§ What the task requires:
Give the data again exactly, stopping after the "Apply these folds in order (all valid): change move[4]" line.

§ Data records:
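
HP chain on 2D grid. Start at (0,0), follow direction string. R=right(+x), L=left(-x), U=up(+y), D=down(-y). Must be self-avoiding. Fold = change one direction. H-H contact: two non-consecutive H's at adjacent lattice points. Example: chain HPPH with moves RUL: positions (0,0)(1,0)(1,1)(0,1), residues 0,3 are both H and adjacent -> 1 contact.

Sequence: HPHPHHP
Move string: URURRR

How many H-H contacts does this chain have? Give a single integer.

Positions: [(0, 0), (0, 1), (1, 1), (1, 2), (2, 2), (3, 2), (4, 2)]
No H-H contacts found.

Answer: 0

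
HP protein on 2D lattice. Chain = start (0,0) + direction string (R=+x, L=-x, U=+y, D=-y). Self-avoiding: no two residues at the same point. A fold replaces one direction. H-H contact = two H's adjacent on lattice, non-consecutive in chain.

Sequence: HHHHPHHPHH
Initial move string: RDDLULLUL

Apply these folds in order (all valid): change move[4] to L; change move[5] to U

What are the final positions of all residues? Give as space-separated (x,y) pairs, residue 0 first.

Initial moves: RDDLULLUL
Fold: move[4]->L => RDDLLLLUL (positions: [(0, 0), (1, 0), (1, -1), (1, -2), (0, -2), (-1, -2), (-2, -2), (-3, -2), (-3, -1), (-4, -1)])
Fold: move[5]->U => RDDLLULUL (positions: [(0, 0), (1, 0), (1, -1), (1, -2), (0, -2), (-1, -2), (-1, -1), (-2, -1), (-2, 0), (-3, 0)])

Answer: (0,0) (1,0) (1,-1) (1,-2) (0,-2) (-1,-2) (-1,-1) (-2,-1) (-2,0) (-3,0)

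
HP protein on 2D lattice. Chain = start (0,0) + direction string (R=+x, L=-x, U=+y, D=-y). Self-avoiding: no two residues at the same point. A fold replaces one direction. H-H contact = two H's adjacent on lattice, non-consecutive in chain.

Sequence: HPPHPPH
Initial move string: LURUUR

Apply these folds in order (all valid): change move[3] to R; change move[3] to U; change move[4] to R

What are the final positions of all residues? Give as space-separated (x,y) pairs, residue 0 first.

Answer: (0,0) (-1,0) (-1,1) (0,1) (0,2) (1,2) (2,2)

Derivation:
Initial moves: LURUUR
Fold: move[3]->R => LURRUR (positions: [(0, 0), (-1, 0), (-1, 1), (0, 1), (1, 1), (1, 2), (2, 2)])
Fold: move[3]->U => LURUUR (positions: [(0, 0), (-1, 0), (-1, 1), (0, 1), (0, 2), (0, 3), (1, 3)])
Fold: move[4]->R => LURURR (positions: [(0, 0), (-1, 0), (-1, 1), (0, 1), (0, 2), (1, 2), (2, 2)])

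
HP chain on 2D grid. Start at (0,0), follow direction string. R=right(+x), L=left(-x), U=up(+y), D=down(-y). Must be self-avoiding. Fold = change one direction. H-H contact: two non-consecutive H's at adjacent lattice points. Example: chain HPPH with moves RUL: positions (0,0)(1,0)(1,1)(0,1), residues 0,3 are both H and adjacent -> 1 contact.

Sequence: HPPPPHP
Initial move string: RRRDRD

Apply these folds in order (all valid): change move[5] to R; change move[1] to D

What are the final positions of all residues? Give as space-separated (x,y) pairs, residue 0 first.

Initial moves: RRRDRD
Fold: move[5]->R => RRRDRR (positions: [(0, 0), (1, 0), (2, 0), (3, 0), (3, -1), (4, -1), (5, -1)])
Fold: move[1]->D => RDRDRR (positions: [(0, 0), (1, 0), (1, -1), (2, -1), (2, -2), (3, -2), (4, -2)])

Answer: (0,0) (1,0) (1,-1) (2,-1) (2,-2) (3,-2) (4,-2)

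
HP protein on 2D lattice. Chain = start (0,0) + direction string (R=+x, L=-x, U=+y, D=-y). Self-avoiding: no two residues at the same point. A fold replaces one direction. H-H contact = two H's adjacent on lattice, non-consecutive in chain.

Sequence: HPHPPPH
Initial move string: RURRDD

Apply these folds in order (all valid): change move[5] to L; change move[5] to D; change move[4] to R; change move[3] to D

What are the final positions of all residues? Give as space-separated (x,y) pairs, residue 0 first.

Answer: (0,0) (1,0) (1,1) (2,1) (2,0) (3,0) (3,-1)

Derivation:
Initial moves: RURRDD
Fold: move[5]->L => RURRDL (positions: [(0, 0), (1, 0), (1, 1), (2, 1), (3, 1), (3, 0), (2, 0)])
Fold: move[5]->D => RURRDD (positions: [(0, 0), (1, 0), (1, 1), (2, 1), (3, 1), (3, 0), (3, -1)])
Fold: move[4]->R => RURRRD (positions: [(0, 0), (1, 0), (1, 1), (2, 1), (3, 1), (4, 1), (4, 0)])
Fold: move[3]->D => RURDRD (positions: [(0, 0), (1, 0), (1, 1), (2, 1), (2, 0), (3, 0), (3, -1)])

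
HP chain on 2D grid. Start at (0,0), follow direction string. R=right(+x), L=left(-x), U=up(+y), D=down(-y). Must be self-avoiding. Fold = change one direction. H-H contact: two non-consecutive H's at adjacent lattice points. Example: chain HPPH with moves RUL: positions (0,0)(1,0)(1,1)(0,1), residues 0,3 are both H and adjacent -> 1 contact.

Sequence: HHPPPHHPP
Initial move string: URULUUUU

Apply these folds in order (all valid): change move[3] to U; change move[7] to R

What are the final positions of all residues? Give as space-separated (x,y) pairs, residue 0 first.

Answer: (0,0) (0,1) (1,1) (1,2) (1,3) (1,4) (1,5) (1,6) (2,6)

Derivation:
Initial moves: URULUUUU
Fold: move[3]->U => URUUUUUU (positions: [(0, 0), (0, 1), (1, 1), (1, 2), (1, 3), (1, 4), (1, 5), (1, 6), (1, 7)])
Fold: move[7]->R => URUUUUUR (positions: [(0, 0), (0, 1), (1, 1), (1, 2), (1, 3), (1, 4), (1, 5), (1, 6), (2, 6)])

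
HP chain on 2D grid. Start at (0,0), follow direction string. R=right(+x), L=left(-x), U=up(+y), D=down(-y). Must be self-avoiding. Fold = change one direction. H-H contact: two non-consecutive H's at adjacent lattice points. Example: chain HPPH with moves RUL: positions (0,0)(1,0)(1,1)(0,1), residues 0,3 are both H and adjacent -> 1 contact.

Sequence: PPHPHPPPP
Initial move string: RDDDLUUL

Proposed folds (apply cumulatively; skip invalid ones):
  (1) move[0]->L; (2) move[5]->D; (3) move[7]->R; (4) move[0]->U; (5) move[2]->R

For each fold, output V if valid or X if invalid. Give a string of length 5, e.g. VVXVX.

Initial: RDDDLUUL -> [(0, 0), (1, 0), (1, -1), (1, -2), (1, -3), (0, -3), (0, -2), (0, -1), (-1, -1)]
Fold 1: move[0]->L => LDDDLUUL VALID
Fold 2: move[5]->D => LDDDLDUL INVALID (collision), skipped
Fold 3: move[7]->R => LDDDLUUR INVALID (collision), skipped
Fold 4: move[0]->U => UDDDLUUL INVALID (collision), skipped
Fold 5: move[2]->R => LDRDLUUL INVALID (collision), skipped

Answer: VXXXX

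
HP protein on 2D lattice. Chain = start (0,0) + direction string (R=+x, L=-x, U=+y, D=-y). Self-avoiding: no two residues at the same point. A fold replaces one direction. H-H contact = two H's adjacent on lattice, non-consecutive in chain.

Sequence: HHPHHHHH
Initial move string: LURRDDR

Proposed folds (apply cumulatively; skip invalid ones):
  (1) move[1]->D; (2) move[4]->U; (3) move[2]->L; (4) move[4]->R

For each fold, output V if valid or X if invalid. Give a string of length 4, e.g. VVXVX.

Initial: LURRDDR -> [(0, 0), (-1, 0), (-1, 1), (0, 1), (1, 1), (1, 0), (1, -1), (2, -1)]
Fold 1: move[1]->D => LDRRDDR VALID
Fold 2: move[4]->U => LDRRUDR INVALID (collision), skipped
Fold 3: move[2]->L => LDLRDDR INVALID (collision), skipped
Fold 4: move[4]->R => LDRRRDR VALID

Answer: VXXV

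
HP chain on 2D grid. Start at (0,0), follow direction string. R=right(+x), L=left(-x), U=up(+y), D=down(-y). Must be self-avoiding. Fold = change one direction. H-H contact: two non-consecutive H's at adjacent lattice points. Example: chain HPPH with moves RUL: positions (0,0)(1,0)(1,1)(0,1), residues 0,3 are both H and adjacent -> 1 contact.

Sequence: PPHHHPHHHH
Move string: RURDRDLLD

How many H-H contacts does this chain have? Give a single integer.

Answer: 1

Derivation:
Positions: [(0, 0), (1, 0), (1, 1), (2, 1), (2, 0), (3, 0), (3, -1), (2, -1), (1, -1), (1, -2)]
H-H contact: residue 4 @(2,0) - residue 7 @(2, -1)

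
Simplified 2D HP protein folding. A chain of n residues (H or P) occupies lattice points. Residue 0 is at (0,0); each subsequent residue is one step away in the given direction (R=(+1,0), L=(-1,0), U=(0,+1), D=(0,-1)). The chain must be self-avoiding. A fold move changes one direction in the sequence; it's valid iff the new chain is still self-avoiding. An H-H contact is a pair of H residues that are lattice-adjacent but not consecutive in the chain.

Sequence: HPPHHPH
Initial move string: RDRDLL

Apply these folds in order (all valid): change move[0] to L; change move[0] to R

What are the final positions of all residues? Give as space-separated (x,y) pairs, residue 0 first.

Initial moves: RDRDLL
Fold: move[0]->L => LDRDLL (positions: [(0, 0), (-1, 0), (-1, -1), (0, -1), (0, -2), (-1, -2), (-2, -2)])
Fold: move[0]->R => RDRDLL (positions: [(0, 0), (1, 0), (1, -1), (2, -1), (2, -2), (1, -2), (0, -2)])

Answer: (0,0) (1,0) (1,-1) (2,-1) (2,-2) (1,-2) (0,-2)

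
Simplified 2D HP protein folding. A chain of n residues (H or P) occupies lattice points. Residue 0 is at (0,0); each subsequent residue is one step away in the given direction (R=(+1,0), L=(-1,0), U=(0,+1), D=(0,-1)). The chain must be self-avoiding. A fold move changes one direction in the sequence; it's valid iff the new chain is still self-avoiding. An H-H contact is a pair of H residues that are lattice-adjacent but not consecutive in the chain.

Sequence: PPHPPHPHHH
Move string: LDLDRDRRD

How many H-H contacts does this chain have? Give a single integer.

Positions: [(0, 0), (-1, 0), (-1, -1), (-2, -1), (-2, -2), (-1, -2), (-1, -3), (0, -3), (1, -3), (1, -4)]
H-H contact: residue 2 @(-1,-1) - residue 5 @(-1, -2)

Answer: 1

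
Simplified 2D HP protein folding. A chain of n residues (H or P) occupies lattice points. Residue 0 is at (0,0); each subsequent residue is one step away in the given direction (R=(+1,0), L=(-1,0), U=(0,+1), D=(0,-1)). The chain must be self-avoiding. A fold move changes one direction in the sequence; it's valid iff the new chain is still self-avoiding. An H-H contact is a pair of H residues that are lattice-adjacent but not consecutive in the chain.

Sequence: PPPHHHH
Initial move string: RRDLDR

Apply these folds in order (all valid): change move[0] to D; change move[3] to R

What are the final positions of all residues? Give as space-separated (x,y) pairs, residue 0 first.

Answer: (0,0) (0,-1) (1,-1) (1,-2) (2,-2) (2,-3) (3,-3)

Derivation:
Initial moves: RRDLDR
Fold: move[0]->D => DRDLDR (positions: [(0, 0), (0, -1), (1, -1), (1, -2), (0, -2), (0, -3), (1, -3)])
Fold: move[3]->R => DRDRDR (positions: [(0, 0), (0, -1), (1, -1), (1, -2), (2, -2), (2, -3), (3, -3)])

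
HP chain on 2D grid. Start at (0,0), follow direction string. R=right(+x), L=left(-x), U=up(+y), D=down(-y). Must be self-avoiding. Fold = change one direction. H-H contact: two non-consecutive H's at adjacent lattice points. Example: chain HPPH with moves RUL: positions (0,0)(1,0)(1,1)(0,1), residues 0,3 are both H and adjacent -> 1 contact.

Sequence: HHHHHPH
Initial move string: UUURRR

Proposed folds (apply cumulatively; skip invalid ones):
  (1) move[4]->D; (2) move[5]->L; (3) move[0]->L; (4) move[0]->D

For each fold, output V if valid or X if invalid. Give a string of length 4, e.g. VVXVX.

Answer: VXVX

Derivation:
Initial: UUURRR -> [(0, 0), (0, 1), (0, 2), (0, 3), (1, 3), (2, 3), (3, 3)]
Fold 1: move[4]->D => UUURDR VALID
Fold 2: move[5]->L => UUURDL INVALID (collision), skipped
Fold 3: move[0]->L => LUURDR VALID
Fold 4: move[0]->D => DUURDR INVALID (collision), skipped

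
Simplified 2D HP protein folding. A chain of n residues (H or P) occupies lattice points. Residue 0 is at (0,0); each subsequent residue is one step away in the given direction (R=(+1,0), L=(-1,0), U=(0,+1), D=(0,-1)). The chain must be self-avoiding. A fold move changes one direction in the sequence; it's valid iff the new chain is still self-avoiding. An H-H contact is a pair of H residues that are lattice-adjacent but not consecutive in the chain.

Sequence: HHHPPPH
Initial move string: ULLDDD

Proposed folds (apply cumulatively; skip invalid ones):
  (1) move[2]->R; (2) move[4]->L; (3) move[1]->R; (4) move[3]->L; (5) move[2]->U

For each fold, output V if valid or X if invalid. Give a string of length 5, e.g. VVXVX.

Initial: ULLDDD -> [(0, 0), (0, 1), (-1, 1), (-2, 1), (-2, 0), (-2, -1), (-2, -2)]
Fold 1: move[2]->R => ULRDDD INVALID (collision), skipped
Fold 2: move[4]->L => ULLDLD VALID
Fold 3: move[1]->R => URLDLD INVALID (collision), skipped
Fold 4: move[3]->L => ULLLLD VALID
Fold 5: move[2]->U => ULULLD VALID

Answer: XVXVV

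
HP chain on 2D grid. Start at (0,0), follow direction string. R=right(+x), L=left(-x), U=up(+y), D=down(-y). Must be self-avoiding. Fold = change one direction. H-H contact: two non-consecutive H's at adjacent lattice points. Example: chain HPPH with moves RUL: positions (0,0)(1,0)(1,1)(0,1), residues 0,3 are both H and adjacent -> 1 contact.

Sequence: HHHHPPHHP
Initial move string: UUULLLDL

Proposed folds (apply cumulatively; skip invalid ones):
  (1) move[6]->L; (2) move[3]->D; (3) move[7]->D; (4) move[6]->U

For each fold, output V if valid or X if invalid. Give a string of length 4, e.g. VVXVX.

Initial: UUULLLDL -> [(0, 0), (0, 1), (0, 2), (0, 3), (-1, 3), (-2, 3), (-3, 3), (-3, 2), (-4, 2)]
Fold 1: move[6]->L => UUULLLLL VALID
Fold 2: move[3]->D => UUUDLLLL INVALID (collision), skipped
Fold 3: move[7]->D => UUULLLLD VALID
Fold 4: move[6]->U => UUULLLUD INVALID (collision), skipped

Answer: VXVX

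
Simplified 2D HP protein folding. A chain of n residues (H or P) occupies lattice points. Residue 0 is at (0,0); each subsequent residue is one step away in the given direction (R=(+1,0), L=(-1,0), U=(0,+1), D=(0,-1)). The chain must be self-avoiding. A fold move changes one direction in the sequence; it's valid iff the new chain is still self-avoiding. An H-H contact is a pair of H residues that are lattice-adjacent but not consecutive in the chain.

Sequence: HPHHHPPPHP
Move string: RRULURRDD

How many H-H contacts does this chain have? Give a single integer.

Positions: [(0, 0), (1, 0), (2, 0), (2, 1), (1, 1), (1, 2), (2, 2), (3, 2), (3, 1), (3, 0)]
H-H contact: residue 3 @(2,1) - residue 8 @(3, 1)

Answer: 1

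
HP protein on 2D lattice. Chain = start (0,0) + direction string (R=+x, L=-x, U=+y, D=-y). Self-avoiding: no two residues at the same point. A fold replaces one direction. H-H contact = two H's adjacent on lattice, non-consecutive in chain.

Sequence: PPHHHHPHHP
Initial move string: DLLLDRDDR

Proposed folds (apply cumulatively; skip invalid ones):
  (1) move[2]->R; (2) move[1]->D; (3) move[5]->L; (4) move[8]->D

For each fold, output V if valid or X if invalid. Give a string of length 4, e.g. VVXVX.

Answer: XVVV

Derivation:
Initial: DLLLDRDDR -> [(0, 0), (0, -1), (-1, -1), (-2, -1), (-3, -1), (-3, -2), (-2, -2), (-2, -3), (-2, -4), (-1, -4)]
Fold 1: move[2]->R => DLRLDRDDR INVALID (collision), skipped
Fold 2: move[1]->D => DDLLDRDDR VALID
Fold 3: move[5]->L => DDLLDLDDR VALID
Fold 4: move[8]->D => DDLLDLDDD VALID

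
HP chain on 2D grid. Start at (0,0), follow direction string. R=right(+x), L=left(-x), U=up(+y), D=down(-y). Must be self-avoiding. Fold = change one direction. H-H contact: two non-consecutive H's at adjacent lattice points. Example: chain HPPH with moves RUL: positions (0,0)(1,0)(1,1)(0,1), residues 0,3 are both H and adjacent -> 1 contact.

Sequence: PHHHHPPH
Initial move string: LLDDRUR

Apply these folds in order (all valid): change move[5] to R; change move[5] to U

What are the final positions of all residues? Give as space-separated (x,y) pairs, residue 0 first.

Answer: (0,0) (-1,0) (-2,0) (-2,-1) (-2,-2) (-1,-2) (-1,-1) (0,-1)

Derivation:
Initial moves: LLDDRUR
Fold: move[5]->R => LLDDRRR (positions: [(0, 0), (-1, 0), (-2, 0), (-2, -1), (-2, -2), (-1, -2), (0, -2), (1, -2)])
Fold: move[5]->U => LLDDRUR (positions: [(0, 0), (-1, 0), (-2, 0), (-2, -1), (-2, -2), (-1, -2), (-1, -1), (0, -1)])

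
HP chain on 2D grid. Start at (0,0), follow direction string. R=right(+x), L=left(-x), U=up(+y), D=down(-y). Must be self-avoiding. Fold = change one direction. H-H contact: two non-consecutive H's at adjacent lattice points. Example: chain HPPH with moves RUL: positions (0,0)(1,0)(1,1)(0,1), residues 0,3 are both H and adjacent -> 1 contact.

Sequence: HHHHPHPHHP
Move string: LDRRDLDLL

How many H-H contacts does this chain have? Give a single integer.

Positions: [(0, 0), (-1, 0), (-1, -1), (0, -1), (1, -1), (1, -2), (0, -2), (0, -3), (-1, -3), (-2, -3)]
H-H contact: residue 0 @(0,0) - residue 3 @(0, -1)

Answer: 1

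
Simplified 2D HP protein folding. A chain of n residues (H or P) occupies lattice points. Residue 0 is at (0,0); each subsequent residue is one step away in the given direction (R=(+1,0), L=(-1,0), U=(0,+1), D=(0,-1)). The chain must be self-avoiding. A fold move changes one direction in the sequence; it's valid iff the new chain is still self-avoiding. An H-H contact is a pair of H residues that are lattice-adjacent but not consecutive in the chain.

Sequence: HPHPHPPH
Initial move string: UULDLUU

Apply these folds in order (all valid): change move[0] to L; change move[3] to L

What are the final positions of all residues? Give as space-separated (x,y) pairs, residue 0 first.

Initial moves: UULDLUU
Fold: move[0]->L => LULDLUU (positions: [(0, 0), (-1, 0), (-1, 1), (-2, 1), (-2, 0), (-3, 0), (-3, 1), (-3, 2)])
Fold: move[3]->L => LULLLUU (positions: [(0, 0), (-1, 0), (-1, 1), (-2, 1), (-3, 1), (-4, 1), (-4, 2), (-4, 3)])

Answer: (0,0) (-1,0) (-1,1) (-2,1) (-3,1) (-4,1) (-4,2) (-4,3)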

§ Written solution:
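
HP chain on 2D grid. Start at (0,0), follow direction string. R=right(+x), L=left(-x), U=up(+y), D=down(-y). Must be self-avoiding. Fold = change one direction. H-H contact: two non-consecutive H's at adjacent lattice points. Example: chain HPPH with moves RUL: positions (0,0)(1,0)(1,1)(0,1), residues 0,3 are both H and adjacent -> 1 contact.

Sequence: HPHPHHP
Move string: URURRR

How many H-H contacts does this chain have? Give a single integer.

Positions: [(0, 0), (0, 1), (1, 1), (1, 2), (2, 2), (3, 2), (4, 2)]
No H-H contacts found.

Answer: 0

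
HP protein on 2D lattice. Chain = start (0,0) + direction string (R=+x, L=-x, U=+y, D=-y). Self-avoiding: no two residues at the same point. A fold replaces one direction. H-H contact = two H's adjacent on lattice, non-consecutive in chain.

Sequence: HHHHPHHPHH
Initial move string: RDDLULLUL

Apply these folds in order (all valid): change move[4] to L; change move[5] to U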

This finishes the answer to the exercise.